→ AVAILABLE DATA:
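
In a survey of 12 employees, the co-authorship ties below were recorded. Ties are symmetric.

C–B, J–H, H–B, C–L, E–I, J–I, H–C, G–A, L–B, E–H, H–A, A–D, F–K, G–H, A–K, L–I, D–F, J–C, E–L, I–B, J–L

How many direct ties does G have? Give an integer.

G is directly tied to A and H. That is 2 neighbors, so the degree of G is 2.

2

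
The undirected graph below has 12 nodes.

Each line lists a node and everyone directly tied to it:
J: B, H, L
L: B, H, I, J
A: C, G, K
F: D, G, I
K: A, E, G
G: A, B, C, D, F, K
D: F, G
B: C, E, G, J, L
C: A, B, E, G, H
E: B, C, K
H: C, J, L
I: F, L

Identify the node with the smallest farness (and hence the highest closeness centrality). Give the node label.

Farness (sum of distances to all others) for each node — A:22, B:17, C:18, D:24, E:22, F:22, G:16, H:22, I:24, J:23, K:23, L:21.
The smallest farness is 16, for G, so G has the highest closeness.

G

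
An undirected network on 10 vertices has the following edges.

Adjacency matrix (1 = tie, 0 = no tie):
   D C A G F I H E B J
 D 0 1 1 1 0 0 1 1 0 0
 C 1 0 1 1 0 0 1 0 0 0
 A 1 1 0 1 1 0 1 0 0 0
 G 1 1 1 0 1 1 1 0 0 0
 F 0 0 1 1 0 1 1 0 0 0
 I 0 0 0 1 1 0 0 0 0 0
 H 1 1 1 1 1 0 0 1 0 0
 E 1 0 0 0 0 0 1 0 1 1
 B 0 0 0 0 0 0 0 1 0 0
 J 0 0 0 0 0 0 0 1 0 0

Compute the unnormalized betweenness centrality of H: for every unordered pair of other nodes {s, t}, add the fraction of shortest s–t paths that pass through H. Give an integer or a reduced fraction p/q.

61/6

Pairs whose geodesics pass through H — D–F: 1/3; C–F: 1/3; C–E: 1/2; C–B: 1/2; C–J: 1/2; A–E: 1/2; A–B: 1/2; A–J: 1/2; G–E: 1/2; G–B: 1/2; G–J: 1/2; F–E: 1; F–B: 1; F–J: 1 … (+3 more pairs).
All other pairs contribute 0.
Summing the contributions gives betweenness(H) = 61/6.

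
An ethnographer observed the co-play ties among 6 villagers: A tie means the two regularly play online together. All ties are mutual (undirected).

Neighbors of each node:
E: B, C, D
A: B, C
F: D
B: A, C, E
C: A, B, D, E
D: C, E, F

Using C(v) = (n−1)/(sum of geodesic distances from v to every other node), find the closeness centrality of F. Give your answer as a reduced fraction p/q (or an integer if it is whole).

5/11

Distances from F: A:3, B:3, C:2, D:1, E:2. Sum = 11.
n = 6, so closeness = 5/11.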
--
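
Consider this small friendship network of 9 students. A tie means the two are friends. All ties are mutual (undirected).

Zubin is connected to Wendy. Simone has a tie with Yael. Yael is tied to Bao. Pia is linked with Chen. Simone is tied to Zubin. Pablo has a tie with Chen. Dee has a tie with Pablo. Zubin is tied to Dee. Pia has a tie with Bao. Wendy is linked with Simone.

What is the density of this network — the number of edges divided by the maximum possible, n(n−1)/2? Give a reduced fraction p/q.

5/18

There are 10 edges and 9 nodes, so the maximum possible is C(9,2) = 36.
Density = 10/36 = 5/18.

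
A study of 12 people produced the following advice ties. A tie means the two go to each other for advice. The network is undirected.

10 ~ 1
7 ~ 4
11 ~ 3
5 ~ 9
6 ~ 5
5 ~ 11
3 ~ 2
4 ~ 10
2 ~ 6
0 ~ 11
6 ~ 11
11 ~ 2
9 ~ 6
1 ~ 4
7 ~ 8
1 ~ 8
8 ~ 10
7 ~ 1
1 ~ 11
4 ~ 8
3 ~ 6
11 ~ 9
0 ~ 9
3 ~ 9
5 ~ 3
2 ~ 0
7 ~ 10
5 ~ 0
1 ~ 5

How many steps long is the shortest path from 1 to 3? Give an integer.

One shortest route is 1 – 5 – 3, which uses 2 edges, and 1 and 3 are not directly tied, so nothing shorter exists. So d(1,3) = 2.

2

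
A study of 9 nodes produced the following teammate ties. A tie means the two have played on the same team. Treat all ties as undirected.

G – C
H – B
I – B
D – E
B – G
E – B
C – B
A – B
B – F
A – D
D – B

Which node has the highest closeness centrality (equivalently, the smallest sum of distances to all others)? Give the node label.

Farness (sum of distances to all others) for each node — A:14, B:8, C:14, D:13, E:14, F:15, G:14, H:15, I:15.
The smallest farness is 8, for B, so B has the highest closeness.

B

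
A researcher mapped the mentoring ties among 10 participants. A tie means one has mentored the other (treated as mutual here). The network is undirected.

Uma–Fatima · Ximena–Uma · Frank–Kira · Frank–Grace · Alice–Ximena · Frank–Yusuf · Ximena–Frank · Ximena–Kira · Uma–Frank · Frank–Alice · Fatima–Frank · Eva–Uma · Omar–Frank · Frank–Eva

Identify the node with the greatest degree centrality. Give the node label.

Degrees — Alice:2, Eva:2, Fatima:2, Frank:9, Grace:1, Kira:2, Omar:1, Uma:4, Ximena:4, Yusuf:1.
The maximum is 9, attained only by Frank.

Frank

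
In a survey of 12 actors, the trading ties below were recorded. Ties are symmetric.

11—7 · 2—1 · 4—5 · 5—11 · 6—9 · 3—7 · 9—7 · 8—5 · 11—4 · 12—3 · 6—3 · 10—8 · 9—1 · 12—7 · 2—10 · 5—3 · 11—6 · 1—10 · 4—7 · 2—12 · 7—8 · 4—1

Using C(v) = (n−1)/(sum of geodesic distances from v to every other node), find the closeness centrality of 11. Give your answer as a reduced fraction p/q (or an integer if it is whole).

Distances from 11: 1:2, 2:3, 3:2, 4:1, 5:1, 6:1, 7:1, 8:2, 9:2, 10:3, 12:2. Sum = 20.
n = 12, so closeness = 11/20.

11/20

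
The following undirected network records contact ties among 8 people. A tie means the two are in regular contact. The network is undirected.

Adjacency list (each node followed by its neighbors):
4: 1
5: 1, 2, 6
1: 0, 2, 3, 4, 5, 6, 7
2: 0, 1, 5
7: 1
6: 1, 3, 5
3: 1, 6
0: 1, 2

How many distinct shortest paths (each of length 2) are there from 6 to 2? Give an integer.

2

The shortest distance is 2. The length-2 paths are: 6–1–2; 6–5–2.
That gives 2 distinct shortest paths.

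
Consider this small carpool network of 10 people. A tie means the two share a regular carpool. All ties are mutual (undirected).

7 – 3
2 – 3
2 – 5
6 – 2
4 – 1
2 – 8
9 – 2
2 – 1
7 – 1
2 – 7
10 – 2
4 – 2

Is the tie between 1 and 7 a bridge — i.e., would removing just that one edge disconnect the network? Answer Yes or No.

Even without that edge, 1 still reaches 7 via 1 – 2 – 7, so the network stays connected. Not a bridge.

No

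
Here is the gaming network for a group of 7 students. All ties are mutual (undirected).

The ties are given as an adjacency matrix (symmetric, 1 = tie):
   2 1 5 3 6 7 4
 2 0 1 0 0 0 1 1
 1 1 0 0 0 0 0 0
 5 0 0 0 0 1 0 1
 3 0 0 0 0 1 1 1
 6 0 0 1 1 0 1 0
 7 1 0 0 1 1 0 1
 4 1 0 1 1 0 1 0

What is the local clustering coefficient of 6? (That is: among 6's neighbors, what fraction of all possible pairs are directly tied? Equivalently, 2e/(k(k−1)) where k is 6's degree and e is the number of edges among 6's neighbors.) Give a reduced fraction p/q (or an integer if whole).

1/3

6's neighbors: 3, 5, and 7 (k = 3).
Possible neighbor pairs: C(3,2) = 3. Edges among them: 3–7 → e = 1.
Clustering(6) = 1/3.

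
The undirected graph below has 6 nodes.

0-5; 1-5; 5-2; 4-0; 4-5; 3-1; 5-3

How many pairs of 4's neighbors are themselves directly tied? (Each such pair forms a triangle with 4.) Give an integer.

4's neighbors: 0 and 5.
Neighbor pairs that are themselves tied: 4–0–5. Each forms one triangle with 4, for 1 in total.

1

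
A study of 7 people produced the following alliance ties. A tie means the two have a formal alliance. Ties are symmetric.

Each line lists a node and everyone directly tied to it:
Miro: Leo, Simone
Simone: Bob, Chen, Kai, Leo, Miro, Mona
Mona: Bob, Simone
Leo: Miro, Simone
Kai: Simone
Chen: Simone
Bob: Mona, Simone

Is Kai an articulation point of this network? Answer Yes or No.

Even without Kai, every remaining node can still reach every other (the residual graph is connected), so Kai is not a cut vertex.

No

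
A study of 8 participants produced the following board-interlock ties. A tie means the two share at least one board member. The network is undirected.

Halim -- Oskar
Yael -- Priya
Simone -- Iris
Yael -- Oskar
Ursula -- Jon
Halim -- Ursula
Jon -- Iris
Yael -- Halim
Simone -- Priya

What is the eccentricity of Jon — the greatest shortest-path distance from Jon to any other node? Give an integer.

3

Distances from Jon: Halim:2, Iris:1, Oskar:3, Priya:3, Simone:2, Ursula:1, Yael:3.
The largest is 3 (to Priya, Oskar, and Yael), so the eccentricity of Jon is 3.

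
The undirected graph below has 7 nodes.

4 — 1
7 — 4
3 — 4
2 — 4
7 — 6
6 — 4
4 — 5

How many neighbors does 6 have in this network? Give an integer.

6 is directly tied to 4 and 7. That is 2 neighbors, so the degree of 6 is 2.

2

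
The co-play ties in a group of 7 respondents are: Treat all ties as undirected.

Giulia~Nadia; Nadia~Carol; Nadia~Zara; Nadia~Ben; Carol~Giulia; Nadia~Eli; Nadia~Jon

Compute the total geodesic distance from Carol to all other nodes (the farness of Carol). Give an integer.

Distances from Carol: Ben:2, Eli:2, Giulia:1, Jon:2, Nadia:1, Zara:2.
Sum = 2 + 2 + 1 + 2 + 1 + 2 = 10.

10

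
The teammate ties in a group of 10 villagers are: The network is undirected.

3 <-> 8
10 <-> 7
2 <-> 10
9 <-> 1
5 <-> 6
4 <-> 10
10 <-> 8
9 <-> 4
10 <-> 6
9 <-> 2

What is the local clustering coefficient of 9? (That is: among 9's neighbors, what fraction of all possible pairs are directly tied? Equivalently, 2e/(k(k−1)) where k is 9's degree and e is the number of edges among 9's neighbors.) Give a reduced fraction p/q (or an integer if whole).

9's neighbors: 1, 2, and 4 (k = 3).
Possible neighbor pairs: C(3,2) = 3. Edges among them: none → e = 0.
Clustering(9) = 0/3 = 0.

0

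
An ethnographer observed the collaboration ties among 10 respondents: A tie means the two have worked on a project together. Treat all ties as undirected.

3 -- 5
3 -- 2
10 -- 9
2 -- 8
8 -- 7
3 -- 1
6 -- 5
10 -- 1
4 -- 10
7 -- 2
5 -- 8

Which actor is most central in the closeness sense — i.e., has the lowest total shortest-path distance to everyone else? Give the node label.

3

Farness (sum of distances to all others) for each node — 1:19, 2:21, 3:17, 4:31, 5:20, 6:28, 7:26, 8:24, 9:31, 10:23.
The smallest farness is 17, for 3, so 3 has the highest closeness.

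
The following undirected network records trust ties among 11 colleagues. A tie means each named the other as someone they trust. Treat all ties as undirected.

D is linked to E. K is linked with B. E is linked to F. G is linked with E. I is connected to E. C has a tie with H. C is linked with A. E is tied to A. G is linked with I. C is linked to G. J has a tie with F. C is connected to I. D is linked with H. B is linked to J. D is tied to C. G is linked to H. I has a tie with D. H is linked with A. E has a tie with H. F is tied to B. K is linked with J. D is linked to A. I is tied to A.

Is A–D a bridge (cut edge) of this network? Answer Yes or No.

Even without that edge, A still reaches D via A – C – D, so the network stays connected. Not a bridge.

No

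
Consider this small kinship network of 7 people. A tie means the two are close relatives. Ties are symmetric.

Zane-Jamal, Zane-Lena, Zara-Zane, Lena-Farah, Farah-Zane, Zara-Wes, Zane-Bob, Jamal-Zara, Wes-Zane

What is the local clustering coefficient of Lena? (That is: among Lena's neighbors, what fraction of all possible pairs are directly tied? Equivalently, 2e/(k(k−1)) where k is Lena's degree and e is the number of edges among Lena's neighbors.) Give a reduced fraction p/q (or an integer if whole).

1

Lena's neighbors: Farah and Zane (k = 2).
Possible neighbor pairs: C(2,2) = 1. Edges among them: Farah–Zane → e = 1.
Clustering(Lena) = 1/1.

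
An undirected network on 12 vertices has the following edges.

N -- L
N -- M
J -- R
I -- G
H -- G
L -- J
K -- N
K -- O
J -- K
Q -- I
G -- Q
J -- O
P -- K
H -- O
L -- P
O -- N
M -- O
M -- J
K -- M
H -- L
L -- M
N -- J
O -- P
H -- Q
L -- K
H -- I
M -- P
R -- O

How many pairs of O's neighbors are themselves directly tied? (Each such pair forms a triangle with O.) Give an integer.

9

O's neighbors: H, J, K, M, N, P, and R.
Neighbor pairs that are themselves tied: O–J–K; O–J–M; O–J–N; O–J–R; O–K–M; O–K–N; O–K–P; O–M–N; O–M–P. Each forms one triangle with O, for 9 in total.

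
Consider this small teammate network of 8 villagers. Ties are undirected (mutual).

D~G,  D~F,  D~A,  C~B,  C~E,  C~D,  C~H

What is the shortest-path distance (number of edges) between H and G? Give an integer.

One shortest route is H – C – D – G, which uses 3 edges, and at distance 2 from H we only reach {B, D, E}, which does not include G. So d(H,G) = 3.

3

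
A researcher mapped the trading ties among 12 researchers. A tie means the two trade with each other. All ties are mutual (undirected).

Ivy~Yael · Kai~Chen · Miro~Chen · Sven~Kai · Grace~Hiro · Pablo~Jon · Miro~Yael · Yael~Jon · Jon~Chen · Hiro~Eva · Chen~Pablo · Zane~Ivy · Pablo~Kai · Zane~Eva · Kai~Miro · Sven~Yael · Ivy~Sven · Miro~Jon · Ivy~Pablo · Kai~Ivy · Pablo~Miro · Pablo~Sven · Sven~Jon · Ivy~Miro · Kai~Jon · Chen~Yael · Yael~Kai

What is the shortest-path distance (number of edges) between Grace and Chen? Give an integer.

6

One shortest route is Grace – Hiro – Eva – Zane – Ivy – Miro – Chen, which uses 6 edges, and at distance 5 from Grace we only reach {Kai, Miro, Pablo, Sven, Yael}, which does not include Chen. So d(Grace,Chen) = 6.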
* * *
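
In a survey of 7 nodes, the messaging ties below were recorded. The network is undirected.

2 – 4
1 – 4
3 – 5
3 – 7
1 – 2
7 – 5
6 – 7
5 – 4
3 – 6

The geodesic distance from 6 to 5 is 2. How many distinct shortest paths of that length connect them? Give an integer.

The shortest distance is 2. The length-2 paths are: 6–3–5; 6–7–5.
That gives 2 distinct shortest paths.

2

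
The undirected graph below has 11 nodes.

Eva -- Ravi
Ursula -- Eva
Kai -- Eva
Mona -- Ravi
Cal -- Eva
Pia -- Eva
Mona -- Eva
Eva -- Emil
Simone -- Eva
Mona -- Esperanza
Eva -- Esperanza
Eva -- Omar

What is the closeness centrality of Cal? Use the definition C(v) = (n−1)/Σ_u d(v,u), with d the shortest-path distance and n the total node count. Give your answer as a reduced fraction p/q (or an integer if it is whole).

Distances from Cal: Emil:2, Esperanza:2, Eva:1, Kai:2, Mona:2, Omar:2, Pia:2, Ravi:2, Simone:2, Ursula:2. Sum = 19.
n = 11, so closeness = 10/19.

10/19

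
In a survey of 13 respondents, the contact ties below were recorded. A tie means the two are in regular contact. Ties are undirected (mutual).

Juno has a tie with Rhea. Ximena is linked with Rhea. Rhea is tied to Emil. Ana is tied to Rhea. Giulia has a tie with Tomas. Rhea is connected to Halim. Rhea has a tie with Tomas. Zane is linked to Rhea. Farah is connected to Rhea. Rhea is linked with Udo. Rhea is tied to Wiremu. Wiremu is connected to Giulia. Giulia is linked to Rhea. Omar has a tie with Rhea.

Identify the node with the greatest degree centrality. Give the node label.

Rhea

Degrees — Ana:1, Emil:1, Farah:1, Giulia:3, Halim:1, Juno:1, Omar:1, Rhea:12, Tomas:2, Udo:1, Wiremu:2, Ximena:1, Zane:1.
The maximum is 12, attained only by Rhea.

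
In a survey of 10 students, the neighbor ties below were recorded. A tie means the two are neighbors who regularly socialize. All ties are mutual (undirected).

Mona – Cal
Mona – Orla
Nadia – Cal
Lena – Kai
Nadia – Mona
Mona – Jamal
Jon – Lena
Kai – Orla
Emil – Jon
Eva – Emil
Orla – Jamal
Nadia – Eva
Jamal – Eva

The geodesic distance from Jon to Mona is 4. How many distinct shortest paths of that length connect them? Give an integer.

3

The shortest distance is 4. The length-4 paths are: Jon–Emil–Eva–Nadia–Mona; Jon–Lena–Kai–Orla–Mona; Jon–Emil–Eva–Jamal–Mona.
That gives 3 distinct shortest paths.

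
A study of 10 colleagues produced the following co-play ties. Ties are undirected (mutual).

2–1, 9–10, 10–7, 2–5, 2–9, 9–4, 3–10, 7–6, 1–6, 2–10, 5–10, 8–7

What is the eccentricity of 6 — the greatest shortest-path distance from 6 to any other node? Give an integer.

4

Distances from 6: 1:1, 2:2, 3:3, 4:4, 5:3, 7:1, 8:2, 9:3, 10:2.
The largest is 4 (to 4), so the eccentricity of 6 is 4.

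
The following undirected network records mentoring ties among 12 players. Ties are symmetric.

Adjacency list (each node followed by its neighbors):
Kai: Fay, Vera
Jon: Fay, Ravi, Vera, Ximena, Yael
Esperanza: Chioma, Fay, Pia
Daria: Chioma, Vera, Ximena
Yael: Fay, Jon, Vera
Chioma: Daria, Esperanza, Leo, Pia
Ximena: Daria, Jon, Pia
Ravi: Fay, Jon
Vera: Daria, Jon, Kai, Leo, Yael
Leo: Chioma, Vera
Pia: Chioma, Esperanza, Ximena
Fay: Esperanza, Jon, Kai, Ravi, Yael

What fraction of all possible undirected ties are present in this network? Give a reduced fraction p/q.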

→ DIRECTIONS: The expected answer is an exact copy of the lines above, beginning at the line with "In a survey of 12 employees, the" and ending at the line with "J 0 0 0 0 0 0 0 1 0 0", with both ends in.

→ ANSWER SPACE:
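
In a survey of 12 employees, the co-authorship ties below were recorded. Ties are symmetric.

C–B, J–H, H–B, C–L, E–I, J–I, H–C, G–A, L–B, E–H, H–A, A–D, F–K, G–H, A–K, L–I, D–F, J–C, E–L, I–B, J–L

How many direct ties does G have? Give an integer.

G is directly tied to A and H. That is 2 neighbors, so the degree of G is 2.

2

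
The undirected graph below has 12 nodes.

Each line lists a node and everyone directly tied to it:
J: B, H, L
L: B, H, I, J
A: C, G, K
F: D, G, I
K: A, E, G
G: A, B, C, D, F, K
D: F, G
B: C, E, G, J, L
C: A, B, E, G, H
E: B, C, K
H: C, J, L
I: F, L

Identify the node with the smallest farness (and hence the highest closeness centrality). Give the node label.

Farness (sum of distances to all others) for each node — A:22, B:17, C:18, D:24, E:22, F:22, G:16, H:22, I:24, J:23, K:23, L:21.
The smallest farness is 16, for G, so G has the highest closeness.

G

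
An undirected network on 10 vertices has the following edges.

Adjacency matrix (1 = tie, 0 = no tie):
   D C A G F I H E B J
 D 0 1 1 1 0 0 1 1 0 0
 C 1 0 1 1 0 0 1 0 0 0
 A 1 1 0 1 1 0 1 0 0 0
 G 1 1 1 0 1 1 1 0 0 0
 F 0 0 1 1 0 1 1 0 0 0
 I 0 0 0 1 1 0 0 0 0 0
 H 1 1 1 1 1 0 0 1 0 0
 E 1 0 0 0 0 0 1 0 1 1
 B 0 0 0 0 0 0 0 1 0 0
 J 0 0 0 0 0 0 0 1 0 0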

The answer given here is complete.